■ **ASSIGNED TASK**:
All of the records below are to be copied exactly.

■ **Collected data entries**:
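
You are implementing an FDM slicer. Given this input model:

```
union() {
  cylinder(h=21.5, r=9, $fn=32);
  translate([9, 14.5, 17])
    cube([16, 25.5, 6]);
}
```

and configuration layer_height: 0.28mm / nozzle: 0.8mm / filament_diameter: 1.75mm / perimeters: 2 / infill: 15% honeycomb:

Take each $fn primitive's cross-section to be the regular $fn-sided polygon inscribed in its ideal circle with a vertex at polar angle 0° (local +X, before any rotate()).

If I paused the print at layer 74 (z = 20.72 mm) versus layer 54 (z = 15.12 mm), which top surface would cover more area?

layer 74 (z = 20.72 mm)

Layer 74 (z = 20.72): the r=9 cylinder gives a regular 32-gon of circumradius 9 (constant along its height) (area = (32/2)·9.000²·sin(360°/32) = 252.84 mm²); the cube at (9, 14.5) is present — its section is the full 16×25.5 rectangle (area 408.00 mm²); Taking the union: the 2 present regions are separate (no shared area or edge), so areas and boundary lengths simply add and each stays a separate island — area = 660.84 mm². So its area = 660.84 mm². Layer 54 (z = 15.12): the r=9 cylinder gives a regular 32-gon of circumradius 9 (constant along its height) (area = (32/2)·9.000²·sin(360°/32) = 252.84 mm²); the cube at (9, 14.5) is not intersected at this z (z outside [17, 23]); Combining (union): only the r=9 cylinder is present, so the union is just that shape — area = 252.84 mm². So its area = 252.84 mm². Layer 74 is larger (660.84 vs 252.84 mm²).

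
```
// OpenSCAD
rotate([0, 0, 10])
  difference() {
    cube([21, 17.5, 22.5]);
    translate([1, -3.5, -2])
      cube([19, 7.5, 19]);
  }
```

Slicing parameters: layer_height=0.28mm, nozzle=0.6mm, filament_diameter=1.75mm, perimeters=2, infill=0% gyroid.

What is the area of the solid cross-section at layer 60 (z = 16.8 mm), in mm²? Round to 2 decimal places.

At z = 16.8 mm: the cube (footprint 21×17.5) is included at this height (area 367.50 mm²); the cube at (1, -3.5) (footprint 19×7.5) is included at this height (area 142.50 mm²); Subtracting the remaining from the first: starting from the 21×17.5 cube (367.50 mm²), the 19×7.5 cube at (1, -3.5) partially overlaps it — only the 76.00 mm² overlap (of its 142.50 mm²) is removed, clipping the outline — area = 291.50 mm²; (rotated 10° about Z; rotation is an isometry so areas/perimeters/island counts are preserved). Overall, the cross-section is a single solid region. Net area = 291.50 mm².

291.50 mm²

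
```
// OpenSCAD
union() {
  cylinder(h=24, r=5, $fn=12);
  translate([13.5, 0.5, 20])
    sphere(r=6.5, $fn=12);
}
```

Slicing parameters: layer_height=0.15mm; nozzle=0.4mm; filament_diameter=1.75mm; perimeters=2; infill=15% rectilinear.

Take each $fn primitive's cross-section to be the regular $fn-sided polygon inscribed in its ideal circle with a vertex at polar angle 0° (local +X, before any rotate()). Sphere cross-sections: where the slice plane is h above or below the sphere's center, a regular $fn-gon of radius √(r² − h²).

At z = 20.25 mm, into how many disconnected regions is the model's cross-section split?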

■ **COMPLETED EXERCISE**:
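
You are implementing an FDM slicer. Given this input model:

```
union() {
  cylinder(h=21.5, r=9, $fn=32);
  translate([9, 14.5, 17])
    cube([16, 25.5, 6]);
}
```

and configuration layer_height: 0.28mm / nozzle: 0.8mm / filament_diameter: 1.75mm / perimeters: 2 / infill: 15% honeycomb:

Take each $fn primitive's cross-section to be the regular $fn-sided polygon inscribed in its ideal circle with a vertex at polar angle 0° (local +X, before any rotate()).

If I paused the print at layer 74 (z = 20.72 mm) versus layer 54 (z = 15.12 mm), which top surface would cover more area?

layer 74 (z = 20.72 mm)

Layer 74 (z = 20.72): the r=9 cylinder gives a regular 32-gon of circumradius 9 (constant along its height) (area = (32/2)·9.000²·sin(360°/32) = 252.84 mm²); the cube at (9, 14.5) is present — its section is the full 16×25.5 rectangle (area 408.00 mm²); Taking the union: the 2 present regions are separate (no shared area or edge), so areas and boundary lengths simply add and each stays a separate island — area = 660.84 mm². So its area = 660.84 mm². Layer 54 (z = 15.12): the r=9 cylinder gives a regular 32-gon of circumradius 9 (constant along its height) (area = (32/2)·9.000²·sin(360°/32) = 252.84 mm²); the cube at (9, 14.5) is not intersected at this z (z outside [17, 23]); Combining (union): only the r=9 cylinder is present, so the union is just that shape — area = 252.84 mm². So its area = 252.84 mm². Layer 74 is larger (660.84 vs 252.84 mm²).

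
```
// OpenSCAD
rotate([0, 0, 10])
  difference() {
    cube([21, 17.5, 22.5]);
    translate([1, -3.5, -2])
      cube([19, 7.5, 19]);
  }
```

Slicing parameters: layer_height=0.28mm, nozzle=0.6mm, filament_diameter=1.75mm, perimeters=2, infill=0% gyroid.

What is the area of the solid cross-section at layer 60 (z = 16.8 mm), in mm²? Round to 2 decimal places.

At z = 16.8 mm: the cube (footprint 21×17.5) is included at this height (area 367.50 mm²); the cube at (1, -3.5) (footprint 19×7.5) is included at this height (area 142.50 mm²); Subtracting the remaining from the first: starting from the 21×17.5 cube (367.50 mm²), the 19×7.5 cube at (1, -3.5) partially overlaps it — only the 76.00 mm² overlap (of its 142.50 mm²) is removed, clipping the outline — area = 291.50 mm²; (rotated 10° about Z; rotation is an isometry so areas/perimeters/island counts are preserved). Overall, the cross-section is a single solid region. Net area = 291.50 mm².

291.50 mm²

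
```
// OpenSCAD
union() {
  cylinder(h=24, r=5, $fn=12);
  translate([13.5, 0.5, 20])
    sphere(r=6.5, $fn=12);
}
```

Slicing parameters: layer_height=0.15mm; nozzle=0.4mm; filament_diameter=1.75mm; perimeters=2; infill=15% rectilinear.

Take each $fn primitive's cross-section to be the regular $fn-sided polygon inscribed in its ideal circle with a vertex at polar angle 0° (local +X, before any rotate()). Sphere cross-sections: where the slice plane is h above or below the sphere's center, a regular $fn-gon of radius √(r² − h²).

At z = 20.25 mm, into how many disconnected regions is the model's cross-section split?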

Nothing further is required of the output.